§ GOAL OF THE EXERCISE: Give only the number of lines in these records that include "begins".

======== DATA RECORDS ========

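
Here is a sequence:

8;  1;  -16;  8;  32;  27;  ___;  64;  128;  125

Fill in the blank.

Split by position mod 2 into 2 tracks.
Stream A: 8, -16, 32, ?, 128 (geometric, ×-2 each step).
Stream B: 1, 8, 27, 64, 125 (perfect cubes starting at 1³).
The gap is stream A's term 4; the rule gives -64.

-64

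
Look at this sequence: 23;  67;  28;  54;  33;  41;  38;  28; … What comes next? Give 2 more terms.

43, 15

The terms cycle through 2 interleaved subsequences.
Track A = 23, 28, 33, 38: linear: a_n = 18 + 5·n.
Track B = 67, 54, 41, 28: arithmetic, step −13.
Term 9 comes from track A (its 5th entry): 43.
Term 10 comes from track B (its 5th entry): 15.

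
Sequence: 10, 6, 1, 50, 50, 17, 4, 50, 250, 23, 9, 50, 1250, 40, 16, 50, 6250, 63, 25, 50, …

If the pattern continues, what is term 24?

Read the sequence 4 terms at a time; column i is its own pattern.
Track A = 10, 50, 250, 1250, 6250: a geometric progression (common ratio 5).
Track B = 6, 17, 23, 40, 63: Fibonacci-style (each term is the sum of the two before it).
Track C = 1, 4, 9, 16, 25: the squares 1², 2², 3², ….
Track D = 50, 50, 50, 50, 50: always 50.
Term 24 comes from track D (its 6th entry): 50.

50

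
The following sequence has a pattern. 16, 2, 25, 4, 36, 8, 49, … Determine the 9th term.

Split by position mod 2 into 2 tracks.
Stream A = 16, 25, 36, 49: perfect squares starting at 4².
Stream B = 2, 4, 8: powers of 2.
Position 9 falls in stream A as its term 5, giving 64.

64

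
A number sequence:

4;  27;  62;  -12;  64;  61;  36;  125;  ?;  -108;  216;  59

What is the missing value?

60

The terms cycle through 3 interleaved subsequences.
Subsequence A: 4, -12, 36, -108. Multiplying by -3 each time.
Subsequence B: 27, 64, 125, 216. Consecutive cubes n³ from n = 3.
Subsequence C: 62, 61, ?, 59. Arithmetic with common difference −1.
Filling subsequence C at index 3 by its rule yields 60.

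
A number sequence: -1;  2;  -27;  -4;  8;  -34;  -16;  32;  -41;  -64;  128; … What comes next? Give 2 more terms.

-48, -256

Positions follow the repeating pattern AAB; grouping by letter gives 2 tracks.
Stream A: -1, 2, -4, 8, -16, 32, -64, 128 (geometric with ratio -2).
Stream B: -27, -34, -41 (linear: a_n = -20 − 7·n).
Position 12 falls in stream B as its term 4, giving -48.
The 13th slot belongs to stream A; its 9th term is -256.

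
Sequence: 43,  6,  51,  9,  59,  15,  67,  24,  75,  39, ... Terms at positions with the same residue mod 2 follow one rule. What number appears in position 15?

99

The terms cycle through 2 interleaved subsequences.
Subsequence A: 43, 51, 59, 67, 75. Arithmetic, step +8.
Subsequence B: 6, 9, 15, 24, 39. Each term equals the sum of the previous two.
Position 15 falls in subsequence A as its term 8, giving 99.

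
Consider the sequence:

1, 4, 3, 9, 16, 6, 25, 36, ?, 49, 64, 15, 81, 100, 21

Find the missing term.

10

Positions follow the repeating pattern AAB; grouping by letter gives 2 tracks.
Track A: 1, 4, 9, 16, 25, 36, 49, 64, 81, 100 — consecutive squares n² from n = 1.
Track B: 3, 6, ?, 15, 21 — triangular numbers starting at T_2.
So the missing entry in track B is 10.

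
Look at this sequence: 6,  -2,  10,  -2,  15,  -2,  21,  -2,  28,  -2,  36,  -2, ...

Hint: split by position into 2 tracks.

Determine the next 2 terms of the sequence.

45, -2

Split by position mod 2 into 2 tracks.
Track A: 6, 10, 15, 21, 28, 36. The triangular numbers T_3, T_4, ….
Track B: -2, -2, -2, -2, -2, -2. The constant sequence -2.
Position 13 → track A, term 7 = 45.
Position 14 → track B, term 7 = -2.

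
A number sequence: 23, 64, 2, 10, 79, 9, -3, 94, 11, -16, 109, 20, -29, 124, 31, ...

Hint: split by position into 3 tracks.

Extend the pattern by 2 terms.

-42, 139

Split by position mod 3 into 3 tracks.
Stream A: 23, 10, -3, -16, -29 — arithmetic with common difference −13.
Stream B: 64, 79, 94, 109, 124 — adding 15 each time.
Stream C: 2, 9, 11, 20, 31 — each term equals the sum of the previous two.
The 16th slot belongs to stream A; its 6th term is -42.
Term 17 comes from stream B (its 6th entry): 139.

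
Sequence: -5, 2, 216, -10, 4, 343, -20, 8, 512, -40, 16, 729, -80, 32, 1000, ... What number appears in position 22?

Read the sequence 3 terms at a time; column i is its own pattern.
Track A: -5, -10, -20, -40, -80 (a geometric progression (common ratio 2)).
Track B: 2, 4, 8, 16, 32 (powers of 2).
Track C: 216, 343, 512, 729, 1000 (consecutive cubes n³ from n = 6).
Position 22 → track A, term 8 = -640.

-640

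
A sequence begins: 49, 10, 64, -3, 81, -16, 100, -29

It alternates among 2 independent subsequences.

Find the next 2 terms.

Positions 1, 3, 5, … form one subsequence and positions 2, 4, 6, … form another.
Track A: 49, 64, 81, 100. Perfect squares starting at 7².
Track B: 10, -3, -16, -29. Subtracting 13 each time.
Term 9 comes from track A (its 5th entry): 121.
Position 10 → track B, term 5 = -42.

121, -42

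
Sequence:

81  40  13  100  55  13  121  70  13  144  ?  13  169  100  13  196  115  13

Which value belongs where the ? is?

Split by position mod 3 into 3 tracks.
Track A = 81, 100, 121, 144, 169, 196: consecutive squares n² from n = 9.
Track B = 40, 55, 70, ?, 100, 115: arithmetic, step +15.
Track C = 13, 13, 13, 13, 13, 13: constant 13.
So the missing entry in track B is 85.

85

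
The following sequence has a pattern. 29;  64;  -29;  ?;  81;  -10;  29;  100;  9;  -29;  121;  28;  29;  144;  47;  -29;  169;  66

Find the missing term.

-29

Split by position mod 3: positions 1, 4, 7, … form one track, and each other residue class forms its own.
Stream A: 29, ?, 29, -29, 29, -29. The oscillation 29·(−1)^(n+1).
Stream B: 64, 81, 100, 121, 144, 169. Consecutive squares n² from n = 8.
Stream C: -29, -10, 9, 28, 47, 66. Arithmetic with common difference +19.
Stream A's pattern makes the blank -29.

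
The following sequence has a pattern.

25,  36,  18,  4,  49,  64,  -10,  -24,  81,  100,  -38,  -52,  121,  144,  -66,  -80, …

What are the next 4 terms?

The slot pattern repeats as AABB (period 4), so there are 2 interleaved tracks.
Stream A: 25, 36, 49, 64, 81, 100, 121, 144 (perfect squares starting at 5²).
Stream B: 18, 4, -10, -24, -38, -52, -66, -80 (linear: a_n = 32 − 14·n).
Position 17 falls in stream A as its term 9, giving 169.
Position 18 falls in stream A as its term 10, giving 196.
The 19th slot belongs to stream B; its 9th term is -94.
Term 20 comes from stream B (its 10th entry): -108.

169, 196, -94, -108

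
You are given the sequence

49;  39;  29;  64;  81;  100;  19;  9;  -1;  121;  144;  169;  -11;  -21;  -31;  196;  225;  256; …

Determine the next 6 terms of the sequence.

The slot pattern repeats as AAABBB (period 6), so there are 2 interleaved tracks.
Subsequence A: 49, 39, 29, 19, 9, -1, -11, -21, -31. Arithmetic, step −10.
Subsequence B: 64, 81, 100, 121, 144, 169, 196, 225, 256. The squares 8², 9², 10², ….
Position 19 falls in subsequence A as its term 10, giving -41.
The 20th slot belongs to subsequence A; its 11th term is -51.
Position 21 falls in subsequence A as its term 12, giving -61.
Position 22 falls in subsequence B as its term 10, giving 289.
The 23rd slot belongs to subsequence B; its 11th term is 324.
Position 24 falls in subsequence B as its term 12, giving 361.

-41, -51, -61, 289, 324, 361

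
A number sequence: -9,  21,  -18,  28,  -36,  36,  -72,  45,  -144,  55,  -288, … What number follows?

66

Split by position mod 2 into 2 tracks.
Track A is -9, -18, -36, -72, -144, -288, which is geometric, ×2 each step.
Track B is 21, 28, 36, 45, 55, which is triangular numbers starting at T_6.
Term 12 comes from track B (its 6th entry): 66.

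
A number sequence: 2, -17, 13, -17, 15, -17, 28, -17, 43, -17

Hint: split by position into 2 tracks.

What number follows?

Split by position mod 2 into 2 tracks.
Stream A: 2, 13, 15, 28, 43 (each term equals the sum of the previous two).
Stream B: -17, -17, -17, -17, -17 (always -17).
Position 11 falls in stream A as its term 6, giving 71.

71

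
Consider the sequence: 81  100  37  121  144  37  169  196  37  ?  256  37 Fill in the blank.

225

The slot pattern repeats as AAB (period 3), so there are 2 interleaved tracks.
Track A: 81, 100, 121, 144, 169, 196, ?, 256 (the squares 9², 10², 11², …).
Track B: 37, 37, 37, 37 (the constant sequence 37).
Filling track A at index 7 by its rule yields 225.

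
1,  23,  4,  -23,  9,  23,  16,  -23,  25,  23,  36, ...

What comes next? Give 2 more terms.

-23, 49

The terms cycle through 2 interleaved subsequences.
Track A: 1, 4, 9, 16, 25, 36. Perfect squares starting at 1².
Track B: 23, -23, 23, -23, 23. Oscillating between 23 and -23.
Term 12 comes from track B (its 6th entry): -23.
Position 13 falls in track A as its term 7, giving 49.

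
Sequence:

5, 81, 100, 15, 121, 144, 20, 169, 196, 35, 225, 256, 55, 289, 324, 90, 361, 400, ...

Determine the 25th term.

The slot pattern repeats as ABB (period 3), so there are 2 interleaved tracks.
Stream A: 5, 15, 20, 35, 55, 90 — each term equals the sum of the previous two.
Stream B: 81, 100, 121, 144, 169, 196, 225, 256, 289, 324, 361, 400 — consecutive squares n² from n = 9.
Position 25 → stream A, term 9 = 380.

380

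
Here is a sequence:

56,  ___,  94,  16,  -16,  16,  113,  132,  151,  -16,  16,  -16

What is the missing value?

The slot pattern repeats as AAABBB (period 6), so there are 2 interleaved tracks.
Subsequence A: 56, ?, 94, 113, 132, 151. Linear: a_n = 37 + 19·n.
Subsequence B: 16, -16, 16, -16, 16, -16. The oscillation 16·(−1)^(n+1).
Subsequence A's pattern makes the blank 75.

75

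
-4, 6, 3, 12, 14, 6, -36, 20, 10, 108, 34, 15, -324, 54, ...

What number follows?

21

Split by position mod 3: positions 1, 4, 7, … form one track, and each other residue class forms its own.
Track A: -4, 12, -36, 108, -324 (geometric, ×-3 each step).
Track B: 6, 14, 20, 34, 54 (a Fibonacci-like recurrence a_n = a_{n-1} + a_{n-2}).
Track C: 3, 6, 10, 15 (the triangular numbers T_2, T_3, …).
The 15th slot belongs to track C; its 5th term is 21.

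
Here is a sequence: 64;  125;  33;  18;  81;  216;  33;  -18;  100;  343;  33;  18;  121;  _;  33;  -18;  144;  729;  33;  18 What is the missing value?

512

The terms cycle through 4 interleaved subsequences.
Track A = 64, 81, 100, 121, 144: perfect squares starting at 8².
Track B = 125, 216, 343, ?, 729: the cubes 5³, 6³, 7³, ….
Track C = 33, 33, 33, 33, 33: constant 33.
Track D = 18, -18, 18, -18, 18: alternating ±18.
So the missing entry in track B is 512.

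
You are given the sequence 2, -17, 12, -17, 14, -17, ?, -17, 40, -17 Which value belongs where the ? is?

The terms cycle through 2 interleaved subsequences.
Track A = 2, 12, 14, ?, 40: each term equals the sum of the previous two.
Track B = -17, -17, -17, -17, -17: always -17.
Track A's pattern makes the blank 26.

26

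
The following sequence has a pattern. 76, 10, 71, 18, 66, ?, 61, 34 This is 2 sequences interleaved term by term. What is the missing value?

26

The terms cycle through 2 interleaved subsequences.
Subsequence A is 76, 71, 66, 61, which is arithmetic, step −5.
Subsequence B is 10, 18, ?, 34, which is linear: a_n = 2 + 8·n.
Subsequence B's pattern makes the blank 26.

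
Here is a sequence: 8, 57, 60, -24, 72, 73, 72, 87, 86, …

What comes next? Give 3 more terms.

Read the sequence 3 terms at a time; column i is its own pattern.
Stream A is 8, -24, 72, which is geometric, ×-3 each step.
Stream B is 57, 72, 87, which is adding 15 each time.
Stream C is 60, 73, 86, which is arithmetic with common difference +13.
Position 10 → stream A, term 4 = -216.
The 11th slot belongs to stream B; its 4th term is 102.
Position 12 → stream C, term 4 = 99.

-216, 102, 99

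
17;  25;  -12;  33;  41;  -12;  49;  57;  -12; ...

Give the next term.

65

The slot pattern repeats as AAB (period 3), so there are 2 interleaved tracks.
Stream A: 17, 25, 33, 41, 49, 57 (linear: a_n = 9 + 8·n).
Stream B: -12, -12, -12 (constant -12).
Position 10 → stream A, term 7 = 65.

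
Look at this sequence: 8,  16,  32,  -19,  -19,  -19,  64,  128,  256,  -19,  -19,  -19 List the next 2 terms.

512, 1024

The slot pattern repeats as AAABBB (period 6), so there are 2 interleaved tracks.
Subsequence A: 8, 16, 32, 64, 128, 256. Powers of 2.
Subsequence B: -19, -19, -19, -19, -19, -19. Always -19.
The 13th slot belongs to subsequence A; its 7th term is 512.
Position 14 falls in subsequence A as its term 8, giving 1024.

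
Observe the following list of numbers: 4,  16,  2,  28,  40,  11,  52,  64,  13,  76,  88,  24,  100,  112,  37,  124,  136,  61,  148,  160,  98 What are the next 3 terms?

Positions follow the repeating pattern AAB; grouping by letter gives 2 tracks.
Stream A = 4, 16, 28, 40, 52, 64, 76, 88, 100, 112, 124, 136, 148, 160: linear: a_n = -8 + 12·n.
Stream B = 2, 11, 13, 24, 37, 61, 98: Fibonacci-style (each term is the sum of the two before it).
The 22nd slot belongs to stream A; its 15th term is 172.
Term 23 comes from stream A (its 16th entry): 184.
The 24th slot belongs to stream B; its 8th term is 159.

172, 184, 159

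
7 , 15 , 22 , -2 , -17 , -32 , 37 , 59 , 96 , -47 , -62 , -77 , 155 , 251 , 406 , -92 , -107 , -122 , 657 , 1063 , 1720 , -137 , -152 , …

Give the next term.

-167

The slot pattern repeats as AAABBB (period 6), so there are 2 interleaved tracks.
Subsequence A: 7, 15, 22, 37, 59, 96, 155, 251, 406, 657, 1063, 1720 (Fibonacci-style (each term is the sum of the two before it)).
Subsequence B: -2, -17, -32, -47, -62, -77, -92, -107, -122, -137, -152 (subtracting 15 each time).
Position 24 falls in subsequence B as its term 12, giving -167.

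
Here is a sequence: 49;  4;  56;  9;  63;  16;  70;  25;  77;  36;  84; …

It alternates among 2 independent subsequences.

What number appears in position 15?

98

Odd-indexed and even-indexed terms follow separate rules.
Track A = 49, 56, 63, 70, 77, 84: adding 7 each time.
Track B = 4, 9, 16, 25, 36: perfect squares starting at 2².
Position 15 falls in track A as its term 8, giving 98.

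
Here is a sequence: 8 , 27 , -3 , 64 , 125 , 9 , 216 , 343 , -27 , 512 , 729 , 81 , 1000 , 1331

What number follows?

-243

Reading positions in blocks of 3 reveals the pattern AAB — 2 tracks woven together.
Stream A: 8, 27, 64, 125, 216, 343, 512, 729, 1000, 1331 — perfect cubes starting at 2³.
Stream B: -3, 9, -27, 81 — geometric, ×-3 each step.
Position 15 falls in stream B as its term 5, giving -243.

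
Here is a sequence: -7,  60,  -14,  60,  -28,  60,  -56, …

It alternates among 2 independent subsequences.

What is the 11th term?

-224

The terms cycle through 2 interleaved subsequences.
Track A = -7, -14, -28, -56: multiplying by 2 each time.
Track B = 60, 60, 60: always 60.
Position 11 falls in track A as its term 6, giving -224.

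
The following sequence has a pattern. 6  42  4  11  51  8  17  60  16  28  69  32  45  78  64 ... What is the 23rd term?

Split by position mod 3: positions 1, 4, 7, … form one track, and each other residue class forms its own.
Stream A is 6, 11, 17, 28, 45, which is a Fibonacci-like recurrence a_n = a_{n-1} + a_{n-2}.
Stream B is 42, 51, 60, 69, 78, which is arithmetic, step +9.
Stream C is 4, 8, 16, 32, 64, which is geometric with ratio 2.
The 23rd slot belongs to stream B; its 8th term is 105.

105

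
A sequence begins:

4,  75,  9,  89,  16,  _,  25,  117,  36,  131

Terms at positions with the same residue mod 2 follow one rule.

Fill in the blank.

103

The terms cycle through 2 interleaved subsequences.
Track A: 4, 9, 16, 25, 36. The squares 2², 3², 4², ….
Track B: 75, 89, ?, 117, 131. Arithmetic with common difference +14.
The gap is track B's term 3; the rule gives 103.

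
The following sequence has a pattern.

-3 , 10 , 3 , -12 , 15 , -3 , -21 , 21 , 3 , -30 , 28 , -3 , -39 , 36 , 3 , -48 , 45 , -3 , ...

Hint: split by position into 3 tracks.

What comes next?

Read the sequence 3 terms at a time; column i is its own pattern.
Stream A: -3, -12, -21, -30, -39, -48. Linear: a_n = 6 − 9·n.
Stream B: 10, 15, 21, 28, 36, 45. Triangular numbers n(n+1)/2 for n = 4, 5, ….
Stream C: 3, -3, 3, -3, 3, -3. Oscillating between 3 and -3.
Position 19 → stream A, term 7 = -57.

-57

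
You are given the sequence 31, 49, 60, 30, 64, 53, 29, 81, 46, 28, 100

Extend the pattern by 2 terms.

39, 27

Read the sequence 3 terms at a time; column i is its own pattern.
Track A: 31, 30, 29, 28. Subtracting 1 each time.
Track B: 49, 64, 81, 100. Perfect squares starting at 7².
Track C: 60, 53, 46. Arithmetic, step −7.
The 12th slot belongs to track C; its 4th term is 39.
Term 13 comes from track A (its 5th entry): 27.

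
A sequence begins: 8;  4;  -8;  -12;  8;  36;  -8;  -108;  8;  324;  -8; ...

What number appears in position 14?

2916

Odd-indexed and even-indexed terms follow separate rules.
Track A: 8, -8, 8, -8, 8, -8 — alternating ±8.
Track B: 4, -12, 36, -108, 324 — a geometric progression (common ratio -3).
Position 14 → track B, term 7 = 2916.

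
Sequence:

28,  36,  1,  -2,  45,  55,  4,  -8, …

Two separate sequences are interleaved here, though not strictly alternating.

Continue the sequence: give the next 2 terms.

The slot pattern repeats as AABB (period 4), so there are 2 interleaved tracks.
Stream A: 28, 36, 45, 55 — triangular numbers n(n+1)/2 for n = 7, 8, ….
Stream B: 1, -2, 4, -8 — multiplying by -2 each time.
Term 9 comes from stream A (its 5th entry): 66.
Position 10 → stream A, term 6 = 78.

66, 78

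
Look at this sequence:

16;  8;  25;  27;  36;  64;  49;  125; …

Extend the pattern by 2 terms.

64, 216

The terms cycle through 2 interleaved subsequences.
Subsequence A is 16, 25, 36, 49, which is the squares 4², 5², 6², ….
Subsequence B is 8, 27, 64, 125, which is the cubes 2³, 3³, 4³, ….
Position 9 falls in subsequence A as its term 5, giving 64.
Term 10 comes from subsequence B (its 5th entry): 216.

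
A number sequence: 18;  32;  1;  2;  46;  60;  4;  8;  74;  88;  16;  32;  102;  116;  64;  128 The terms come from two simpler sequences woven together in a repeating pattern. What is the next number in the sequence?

Positions follow the repeating pattern AABB; grouping by letter gives 2 tracks.
Stream A: 18, 32, 46, 60, 74, 88, 102, 116 — arithmetic, step +14.
Stream B: 1, 2, 4, 8, 16, 32, 64, 128 — powers of 2.
Position 17 → stream A, term 9 = 130.

130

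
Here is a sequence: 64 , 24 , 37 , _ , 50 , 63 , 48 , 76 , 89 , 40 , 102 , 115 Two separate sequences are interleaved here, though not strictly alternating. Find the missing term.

56

Reading positions in blocks of 3 reveals the pattern ABB — 2 tracks woven together.
Subsequence A: 64, ?, 48, 40. Subtracting 8 each time.
Subsequence B: 24, 37, 50, 63, 76, 89, 102, 115. Linear: a_n = 11 + 13·n.
Filling subsequence A at index 2 by its rule yields 56.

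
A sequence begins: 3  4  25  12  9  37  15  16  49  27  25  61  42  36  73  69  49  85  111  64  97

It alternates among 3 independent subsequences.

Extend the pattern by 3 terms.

180, 81, 109

The terms cycle through 3 interleaved subsequences.
Subsequence A: 3, 12, 15, 27, 42, 69, 111 — Fibonacci-style (each term is the sum of the two before it).
Subsequence B: 4, 9, 16, 25, 36, 49, 64 — perfect squares starting at 2².
Subsequence C: 25, 37, 49, 61, 73, 85, 97 — linear: a_n = 13 + 12·n.
Position 22 falls in subsequence A as its term 8, giving 180.
Position 23 → subsequence B, term 8 = 81.
The 24th slot belongs to subsequence C; its 8th term is 109.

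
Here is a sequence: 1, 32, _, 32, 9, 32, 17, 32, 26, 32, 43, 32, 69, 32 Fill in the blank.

Positions 1, 3, 5, … form one subsequence and positions 2, 4, 6, … form another.
Subsequence A: 1, ?, 9, 17, 26, 43, 69 (Fibonacci-style (each term is the sum of the two before it)).
Subsequence B: 32, 32, 32, 32, 32, 32, 32 (always 32).
So the missing entry in subsequence A is 8.

8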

========

§ ANSWER SECTION: 4